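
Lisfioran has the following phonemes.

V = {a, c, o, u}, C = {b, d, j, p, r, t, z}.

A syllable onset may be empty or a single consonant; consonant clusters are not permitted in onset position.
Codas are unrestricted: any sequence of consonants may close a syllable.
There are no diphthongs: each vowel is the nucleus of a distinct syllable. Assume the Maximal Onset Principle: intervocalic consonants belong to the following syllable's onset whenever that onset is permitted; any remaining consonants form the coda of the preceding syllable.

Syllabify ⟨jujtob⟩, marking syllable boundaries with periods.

juj.tob

Vowels present: u, o; each is a nucleus, giving 2 syllables.
/u…o/ gap (V1→V2): cluster /jt/ — the longest permitted-onset suffix is /t/; onset = /t/, preceding coda = /j/.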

◇ ◇ ◇ ◇ ◇ ◇ ◇

→ How to complete this task
Restating all of the data exactly is the whole task.

→ Task result
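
Lisfioran has the following phonemes.

V = {a, c, o, u}, C = {b, d, j, p, r, t, z}.

A syllable onset may be empty or a single consonant; consonant clusters are not permitted in onset position.
Codas are unrestricted: any sequence of consonants may close a syllable.
There are no diphthongs: each vowel is the nucleus of a distinct syllable. Assume the Maximal Onset Principle: intervocalic consonants belong to the following syllable's onset whenever that onset is permitted; any remaining consonants form the coda of the preceding syllable.

Syllabify ⟨jujtob⟩, marking syllable boundaries with periods.

juj.tob

Vowels present: u, o; each is a nucleus, giving 2 syllables.
/u…o/ gap (V1→V2): cluster /jt/ — the longest permitted-onset suffix is /t/; onset = /t/, preceding coda = /j/.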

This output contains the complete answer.